What the exercise asks | Reproduce the records below exactly as given.

--- START ---

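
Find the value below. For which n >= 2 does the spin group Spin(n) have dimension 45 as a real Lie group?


dim Spin(n) = dim so(n) = n(n-1)/2.
Solve n(n-1)/2 = 45, i.e. n^2 - n - 90 = 0.
Discriminant = 1 + 8*45 = 361
n = (1 + sqrt(361))/2 = (1 + 19)/2 = 10


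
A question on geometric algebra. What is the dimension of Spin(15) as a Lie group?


Spin(n) double-covers SO(n); both have Lie algebra so(n) of dimension n(n-1)/2.
n = 15
n(n-1) = 15 * 14 = 210
dim Spin(15) = 210/2 = 105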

--- END ---

Result of the exercise |
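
Find the value below. For which n >= 2 does the spin group Spin(n) have dimension 45 as a real Lie group?


dim Spin(n) = dim so(n) = n(n-1)/2.
Solve n(n-1)/2 = 45, i.e. n^2 - n - 90 = 0.
Discriminant = 1 + 8*45 = 361
n = (1 + sqrt(361))/2 = (1 + 19)/2 = 10


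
A question on geometric algebra. What is the dimension of Spin(15) as a Lie group?


Spin(n) double-covers SO(n); both have Lie algebra so(n) of dimension n(n-1)/2.
n = 15
n(n-1) = 15 * 14 = 210
dim Spin(15) = 210/2 = 105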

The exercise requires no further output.